**WORK REQUIRED:** Find every line in the records below that holds the word "length" and copy it.

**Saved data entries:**
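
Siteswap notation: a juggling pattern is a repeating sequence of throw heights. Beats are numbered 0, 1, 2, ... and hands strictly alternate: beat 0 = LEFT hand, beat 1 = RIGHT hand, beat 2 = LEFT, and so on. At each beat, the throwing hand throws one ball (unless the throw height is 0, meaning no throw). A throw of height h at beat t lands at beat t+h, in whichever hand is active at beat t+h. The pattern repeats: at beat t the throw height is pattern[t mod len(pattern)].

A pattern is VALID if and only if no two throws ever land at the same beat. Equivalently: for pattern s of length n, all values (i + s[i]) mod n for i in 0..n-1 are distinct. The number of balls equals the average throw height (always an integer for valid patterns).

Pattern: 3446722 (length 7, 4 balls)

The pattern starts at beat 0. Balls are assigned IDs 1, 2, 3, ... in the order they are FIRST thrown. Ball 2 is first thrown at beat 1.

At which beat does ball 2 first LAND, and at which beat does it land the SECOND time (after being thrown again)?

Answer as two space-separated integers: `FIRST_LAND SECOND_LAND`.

Beat 0 (L): throw ball1 h=3 -> lands@3:R; in-air after throw: [b1@3:R]
Beat 1 (R): throw ball2 h=4 -> lands@5:R; in-air after throw: [b1@3:R b2@5:R]
Beat 2 (L): throw ball3 h=4 -> lands@6:L; in-air after throw: [b1@3:R b2@5:R b3@6:L]
Beat 3 (R): throw ball1 h=6 -> lands@9:R; in-air after throw: [b2@5:R b3@6:L b1@9:R]
Beat 4 (L): throw ball4 h=7 -> lands@11:R; in-air after throw: [b2@5:R b3@6:L b1@9:R b4@11:R]
Beat 5 (R): throw ball2 h=2 -> lands@7:R; in-air after throw: [b3@6:L b2@7:R b1@9:R b4@11:R]
Beat 6 (L): throw ball3 h=2 -> lands@8:L; in-air after throw: [b2@7:R b3@8:L b1@9:R b4@11:R]
Beat 7 (R): throw ball2 h=3 -> lands@10:L; in-air after throw: [b3@8:L b1@9:R b2@10:L b4@11:R]
Ball 2: thrown@1 h=4 -> first land @5; rethrown@5 h=2 -> second land @7

Answer: 5 7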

**TASK OUTPUT:**
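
A pattern is VALID if and only if no two throws ever land at the same beat. Equivalently: for pattern s of length n, all values (i + s[i]) mod n for i in 0..n-1 are distinct. The number of balls equals the average throw height (always an integer for valid patterns).
Pattern: 3446722 (length 7, 4 balls)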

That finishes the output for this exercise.